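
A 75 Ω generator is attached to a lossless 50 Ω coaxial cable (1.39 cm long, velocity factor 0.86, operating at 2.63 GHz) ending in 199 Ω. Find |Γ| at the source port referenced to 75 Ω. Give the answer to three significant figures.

|Γ| ≈ 0.649

λ = v/f = 0.86·c / 2.63 GHz = 0.0981 m
βl = 2π·l/λ = 2π × 0.142 = 51°
tan(βl) = 1.24
Z_in = Z_0·(Z_L + jZ_0·tanβl)/(Z_0 + jZ_L·tanβl) = 20 − j36.4 Ω
Γ_s = (Z_in − Z_s)/(Z_in + Z_s) = (-55 − j36.4)/(95 − j36.4), |Γ_s| = 0.649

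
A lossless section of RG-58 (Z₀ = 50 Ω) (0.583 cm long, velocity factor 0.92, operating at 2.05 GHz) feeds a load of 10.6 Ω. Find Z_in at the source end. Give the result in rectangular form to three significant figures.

λ = v/f = 0.92·c / 2.05 GHz = 0.135 m
βl = 2π·l/λ = 2π × 0.0433 = 15.6°
tan(βl) = tan(15.6°) = 0.279
Z_in = Z_0·(Z_L + jZ_0·tanβl)/(Z_0 + jZ_L·tanβl)
     = 50·(10.6 + j13.9)/(50 + j2.96)

Z_in ≈ 11.4 + j13.3 Ω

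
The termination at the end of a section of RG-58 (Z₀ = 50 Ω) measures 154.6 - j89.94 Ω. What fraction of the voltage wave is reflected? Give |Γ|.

Γ = (Z_L − Z_0)/(Z_L + Z_0) = (104.6 − j89.94)/(204.6 − j89.94)
|Γ| = 138/223

|Γ| ≈ 0.617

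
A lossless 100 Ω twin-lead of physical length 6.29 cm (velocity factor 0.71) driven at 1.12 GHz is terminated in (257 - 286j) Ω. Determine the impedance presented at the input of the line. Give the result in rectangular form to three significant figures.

Z_in ≈ 28.2 + j80.9 Ω

λ = v/f = 0.71·c / 1.12 GHz = 0.19 m
βl = 2π·l/λ = 2π × 0.331 = 119°
tan(βl) = tan(119°) = -1.8
Z_in = Z_0·(Z_L + jZ_0·tanβl)/(Z_0 + jZ_L·tanβl)
     = 100·(257 − j466)/(-415 − j462)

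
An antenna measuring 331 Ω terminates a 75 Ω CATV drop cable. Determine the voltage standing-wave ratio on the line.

For a purely resistive load, VSWR = R_L/Z_0 or Z_0/R_L (whichever > 1) = 331/75

VSWR ≈ 4.41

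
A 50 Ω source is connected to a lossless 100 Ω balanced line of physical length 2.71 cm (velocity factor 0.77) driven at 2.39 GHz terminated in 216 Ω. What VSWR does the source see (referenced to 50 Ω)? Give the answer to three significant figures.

VSWR ≈ 1.36

λ = v/f = 0.77·c / 2.39 GHz = 0.0967 m
βl = 2π·l/λ = 2π × 0.28 = 101°
tan(βl) = -5.17
Z_in = Z_0·(Z_L + jZ_0·tanβl)/(Z_0 + jZ_L·tanβl) = 47.6 + j15.1 Ω
Γ_s = (Z_in − Z_s)/(Z_in + Z_s) = (-2.36 + j15.1)/(97.6 + j15.1), |Γ_s| = 0.154
VSWR = (1 + |Γ_s|)/(1 − |Γ_s|)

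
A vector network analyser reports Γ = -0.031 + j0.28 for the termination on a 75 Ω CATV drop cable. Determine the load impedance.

Z_L ≈ 60.5 + j36.8 Ω

Z_L = Z_0·(1 + Γ)/(1 − Γ) = 75·(0.969 + j0.28)/(1.03 − j0.28)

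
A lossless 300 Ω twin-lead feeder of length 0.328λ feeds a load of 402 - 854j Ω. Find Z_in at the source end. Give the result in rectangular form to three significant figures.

Z_in ≈ 72.3 + j285 Ω

βl = 2π × 0.328 = 118°
tan(βl) = tan(118°) = -1.87
Z_in = Z_0·(Z_L + jZ_0·tanβl)/(Z_0 + jZ_L·tanβl)
     = 300·(402 − j1420)/(-1300 − j754)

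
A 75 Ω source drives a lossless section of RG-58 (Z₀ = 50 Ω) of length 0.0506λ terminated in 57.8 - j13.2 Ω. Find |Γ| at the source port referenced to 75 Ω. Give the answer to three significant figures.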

### Work to complete
Could you give the records again, exactly as they appear?

### Result of this task
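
A 75 Ω generator is attached to a lossless 50 Ω coaxial cable (1.39 cm long, velocity factor 0.86, operating at 2.63 GHz) ending in 199 Ω. Find |Γ| at the source port referenced to 75 Ω. Give the answer to three significant figures.

|Γ| ≈ 0.649

λ = v/f = 0.86·c / 2.63 GHz = 0.0981 m
βl = 2π·l/λ = 2π × 0.142 = 51°
tan(βl) = 1.24
Z_in = Z_0·(Z_L + jZ_0·tanβl)/(Z_0 + jZ_L·tanβl) = 20 − j36.4 Ω
Γ_s = (Z_in − Z_s)/(Z_in + Z_s) = (-55 − j36.4)/(95 − j36.4), |Γ_s| = 0.649

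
A lossless section of RG-58 (Z₀ = 50 Ω) (0.583 cm long, velocity factor 0.92, operating at 2.05 GHz) feeds a load of 10.6 Ω. Find Z_in at the source end. Give the result in rectangular form to three significant figures.

λ = v/f = 0.92·c / 2.05 GHz = 0.135 m
βl = 2π·l/λ = 2π × 0.0433 = 15.6°
tan(βl) = tan(15.6°) = 0.279
Z_in = Z_0·(Z_L + jZ_0·tanβl)/(Z_0 + jZ_L·tanβl)
     = 50·(10.6 + j13.9)/(50 + j2.96)

Z_in ≈ 11.4 + j13.3 Ω

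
The termination at the end of a section of RG-58 (Z₀ = 50 Ω) measures 154.6 - j89.94 Ω. What fraction of the voltage wave is reflected? Give |Γ|.

Γ = (Z_L − Z_0)/(Z_L + Z_0) = (104.6 − j89.94)/(204.6 − j89.94)
|Γ| = 138/223

|Γ| ≈ 0.617

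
A lossless 100 Ω twin-lead of physical length 6.29 cm (velocity factor 0.71) driven at 1.12 GHz is terminated in (257 - 286j) Ω. Determine the impedance presented at the input of the line. Give the result in rectangular form to three significant figures.

Z_in ≈ 28.2 + j80.9 Ω

λ = v/f = 0.71·c / 1.12 GHz = 0.19 m
βl = 2π·l/λ = 2π × 0.331 = 119°
tan(βl) = tan(119°) = -1.8
Z_in = Z_0·(Z_L + jZ_0·tanβl)/(Z_0 + jZ_L·tanβl)
     = 100·(257 − j466)/(-415 − j462)

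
An antenna measuring 331 Ω terminates a 75 Ω CATV drop cable. Determine the voltage standing-wave ratio on the line.

For a purely resistive load, VSWR = R_L/Z_0 or Z_0/R_L (whichever > 1) = 331/75

VSWR ≈ 4.41

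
A 50 Ω source is connected to a lossless 100 Ω balanced line of physical length 2.71 cm (velocity factor 0.77) driven at 2.39 GHz terminated in 216 Ω. What VSWR does the source see (referenced to 50 Ω)? Give the answer to three significant figures.

VSWR ≈ 1.36

λ = v/f = 0.77·c / 2.39 GHz = 0.0967 m
βl = 2π·l/λ = 2π × 0.28 = 101°
tan(βl) = -5.17
Z_in = Z_0·(Z_L + jZ_0·tanβl)/(Z_0 + jZ_L·tanβl) = 47.6 + j15.1 Ω
Γ_s = (Z_in − Z_s)/(Z_in + Z_s) = (-2.36 + j15.1)/(97.6 + j15.1), |Γ_s| = 0.154
VSWR = (1 + |Γ_s|)/(1 − |Γ_s|)

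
A vector network analyser reports Γ = -0.031 + j0.28 for the termination on a 75 Ω CATV drop cable. Determine the load impedance.

Z_L ≈ 60.5 + j36.8 Ω

Z_L = Z_0·(1 + Γ)/(1 − Γ) = 75·(0.969 + j0.28)/(1.03 − j0.28)

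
A lossless 300 Ω twin-lead feeder of length 0.328λ feeds a load of 402 - 854j Ω. Find Z_in at the source end. Give the result in rectangular form to three significant figures.

Z_in ≈ 72.3 + j285 Ω

βl = 2π × 0.328 = 118°
tan(βl) = tan(118°) = -1.87
Z_in = Z_0·(Z_L + jZ_0·tanβl)/(Z_0 + jZ_L·tanβl)
     = 300·(402 − j1420)/(-1300 − j754)

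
A 75 Ω source drives a lossless section of RG-58 (Z₀ = 50 Ω) of length 0.0506λ terminated in 57.8 - j13.2 Ω. Find |Γ| at the source port referenced to 75 Ω. Give the answer to three significant figures.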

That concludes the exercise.